» AIM OF THE EXERCISE: Read the records below. Copy each line where the string "with" occurs.

» RECORDS PROVIDED:
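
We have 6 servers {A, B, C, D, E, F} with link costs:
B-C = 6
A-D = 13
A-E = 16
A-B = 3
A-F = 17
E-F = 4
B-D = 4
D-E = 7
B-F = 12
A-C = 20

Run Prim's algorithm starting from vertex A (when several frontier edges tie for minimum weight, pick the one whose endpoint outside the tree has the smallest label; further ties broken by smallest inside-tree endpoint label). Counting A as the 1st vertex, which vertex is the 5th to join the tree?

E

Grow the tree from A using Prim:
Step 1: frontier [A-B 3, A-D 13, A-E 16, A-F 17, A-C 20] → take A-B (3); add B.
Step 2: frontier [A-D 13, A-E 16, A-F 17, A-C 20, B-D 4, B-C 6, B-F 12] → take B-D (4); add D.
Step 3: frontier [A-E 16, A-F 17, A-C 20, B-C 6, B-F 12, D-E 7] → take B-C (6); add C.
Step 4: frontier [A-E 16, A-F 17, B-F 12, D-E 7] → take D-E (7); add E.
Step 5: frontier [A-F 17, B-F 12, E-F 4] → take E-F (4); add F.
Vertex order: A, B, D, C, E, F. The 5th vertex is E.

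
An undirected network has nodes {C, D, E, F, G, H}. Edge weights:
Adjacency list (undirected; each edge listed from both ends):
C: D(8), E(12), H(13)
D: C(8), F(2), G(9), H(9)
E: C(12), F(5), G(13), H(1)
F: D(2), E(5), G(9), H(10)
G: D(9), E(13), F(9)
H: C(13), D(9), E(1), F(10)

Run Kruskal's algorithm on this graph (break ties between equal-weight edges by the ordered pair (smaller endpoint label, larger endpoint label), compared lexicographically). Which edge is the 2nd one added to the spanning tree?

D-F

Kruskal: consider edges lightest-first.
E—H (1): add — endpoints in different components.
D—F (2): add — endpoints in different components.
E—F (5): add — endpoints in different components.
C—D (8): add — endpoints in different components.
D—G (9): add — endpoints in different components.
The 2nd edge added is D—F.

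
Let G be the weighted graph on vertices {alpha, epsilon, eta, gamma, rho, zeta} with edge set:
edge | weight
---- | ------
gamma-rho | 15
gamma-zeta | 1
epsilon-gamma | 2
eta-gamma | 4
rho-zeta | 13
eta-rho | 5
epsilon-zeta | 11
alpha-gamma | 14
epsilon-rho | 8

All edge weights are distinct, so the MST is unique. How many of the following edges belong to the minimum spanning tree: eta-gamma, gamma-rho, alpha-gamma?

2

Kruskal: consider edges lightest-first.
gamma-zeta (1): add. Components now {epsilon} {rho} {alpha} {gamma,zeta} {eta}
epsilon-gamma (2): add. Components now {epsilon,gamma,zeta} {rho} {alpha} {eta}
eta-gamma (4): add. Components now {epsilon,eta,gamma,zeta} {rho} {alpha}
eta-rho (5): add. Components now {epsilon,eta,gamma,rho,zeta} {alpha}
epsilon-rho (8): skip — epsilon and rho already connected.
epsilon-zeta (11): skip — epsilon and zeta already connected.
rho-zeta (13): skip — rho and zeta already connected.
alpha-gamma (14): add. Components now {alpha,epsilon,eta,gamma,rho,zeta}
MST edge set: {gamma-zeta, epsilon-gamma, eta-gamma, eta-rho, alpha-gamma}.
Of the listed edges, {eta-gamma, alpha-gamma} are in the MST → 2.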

» RESULT FOR THIS TASK:
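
We have 6 servers {A, B, C, D, E, F} with link costs:
Let G be the weighted graph on vertices {alpha, epsilon, eta, gamma, rho, zeta} with edge set: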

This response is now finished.